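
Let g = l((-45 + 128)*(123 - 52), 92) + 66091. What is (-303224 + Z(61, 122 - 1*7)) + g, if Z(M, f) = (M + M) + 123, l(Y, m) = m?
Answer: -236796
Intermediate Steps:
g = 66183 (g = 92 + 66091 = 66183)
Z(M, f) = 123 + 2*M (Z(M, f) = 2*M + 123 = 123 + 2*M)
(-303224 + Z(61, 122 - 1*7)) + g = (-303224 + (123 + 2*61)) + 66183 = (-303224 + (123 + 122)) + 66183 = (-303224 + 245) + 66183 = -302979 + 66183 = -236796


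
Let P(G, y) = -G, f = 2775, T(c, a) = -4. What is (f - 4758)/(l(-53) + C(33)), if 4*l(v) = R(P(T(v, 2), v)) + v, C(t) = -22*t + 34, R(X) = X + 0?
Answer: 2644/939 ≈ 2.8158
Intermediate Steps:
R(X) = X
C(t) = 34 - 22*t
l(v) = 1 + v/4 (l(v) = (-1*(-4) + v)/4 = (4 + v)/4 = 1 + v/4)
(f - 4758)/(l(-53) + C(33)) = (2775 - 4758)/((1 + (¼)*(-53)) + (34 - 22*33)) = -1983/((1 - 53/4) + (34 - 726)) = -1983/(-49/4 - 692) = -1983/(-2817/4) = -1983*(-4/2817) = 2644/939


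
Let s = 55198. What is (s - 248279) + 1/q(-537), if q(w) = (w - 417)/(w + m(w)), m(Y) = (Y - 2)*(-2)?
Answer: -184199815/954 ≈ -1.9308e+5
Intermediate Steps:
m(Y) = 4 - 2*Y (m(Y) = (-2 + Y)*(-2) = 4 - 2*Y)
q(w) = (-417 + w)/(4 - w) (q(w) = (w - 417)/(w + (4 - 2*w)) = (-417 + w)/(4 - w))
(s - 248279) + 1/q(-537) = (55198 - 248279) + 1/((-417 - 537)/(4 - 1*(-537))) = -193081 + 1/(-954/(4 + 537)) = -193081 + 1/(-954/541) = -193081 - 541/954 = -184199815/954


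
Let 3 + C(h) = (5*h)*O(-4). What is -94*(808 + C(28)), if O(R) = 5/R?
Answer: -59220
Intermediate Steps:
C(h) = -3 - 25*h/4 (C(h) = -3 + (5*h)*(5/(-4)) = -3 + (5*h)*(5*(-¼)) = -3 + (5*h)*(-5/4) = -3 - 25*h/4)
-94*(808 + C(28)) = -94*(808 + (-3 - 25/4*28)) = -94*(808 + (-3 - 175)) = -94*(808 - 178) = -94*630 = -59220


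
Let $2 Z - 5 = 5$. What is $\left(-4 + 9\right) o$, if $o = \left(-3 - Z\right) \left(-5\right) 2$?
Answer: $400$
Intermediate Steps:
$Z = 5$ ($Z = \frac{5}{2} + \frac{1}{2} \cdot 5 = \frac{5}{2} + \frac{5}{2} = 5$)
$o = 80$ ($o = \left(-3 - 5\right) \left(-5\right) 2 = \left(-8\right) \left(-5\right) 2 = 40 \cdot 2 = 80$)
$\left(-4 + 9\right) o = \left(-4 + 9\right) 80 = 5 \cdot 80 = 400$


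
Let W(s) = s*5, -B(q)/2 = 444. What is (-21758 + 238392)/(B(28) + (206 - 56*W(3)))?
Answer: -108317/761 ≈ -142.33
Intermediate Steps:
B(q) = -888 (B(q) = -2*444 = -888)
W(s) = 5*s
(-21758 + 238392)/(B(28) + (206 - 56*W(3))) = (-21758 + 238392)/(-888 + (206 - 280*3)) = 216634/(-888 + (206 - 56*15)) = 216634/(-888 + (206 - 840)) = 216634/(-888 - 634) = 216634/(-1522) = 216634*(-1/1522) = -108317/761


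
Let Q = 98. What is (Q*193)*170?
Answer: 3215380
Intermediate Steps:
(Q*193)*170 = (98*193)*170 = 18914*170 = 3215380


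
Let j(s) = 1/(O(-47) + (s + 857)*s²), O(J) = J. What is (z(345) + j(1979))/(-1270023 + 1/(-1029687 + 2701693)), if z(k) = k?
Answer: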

---

All lines from the one that holds "Let W(s) = s*5, -B(q)/2" to the end of the entries above must be transcribed exactly, both ends included, and no others.

▶ **OUTPUT FOR THIS TASK**
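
Let W(s) = s*5, -B(q)/2 = 444. What is (-21758 + 238392)/(B(28) + (206 - 56*W(3)))?
Answer: -108317/761 ≈ -142.33
Intermediate Steps:
B(q) = -888 (B(q) = -2*444 = -888)
W(s) = 5*s
(-21758 + 238392)/(B(28) + (206 - 56*W(3))) = (-21758 + 238392)/(-888 + (206 - 280*3)) = 216634/(-888 + (206 - 56*15)) = 216634/(-888 + (206 - 840)) = 216634/(-888 - 634) = 216634/(-1522) = 216634*(-1/1522) = -108317/761


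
Let Q = 98. What is (Q*193)*170?
Answer: 3215380
Intermediate Steps:
(Q*193)*170 = (98*193)*170 = 18914*170 = 3215380


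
Let j(s) = 1/(O(-47) + (s + 857)*s²), O(J) = J. What is (z(345) + j(1979))/(-1270023 + 1/(-1029687 + 2701693)), if z(k) = k?
Answer: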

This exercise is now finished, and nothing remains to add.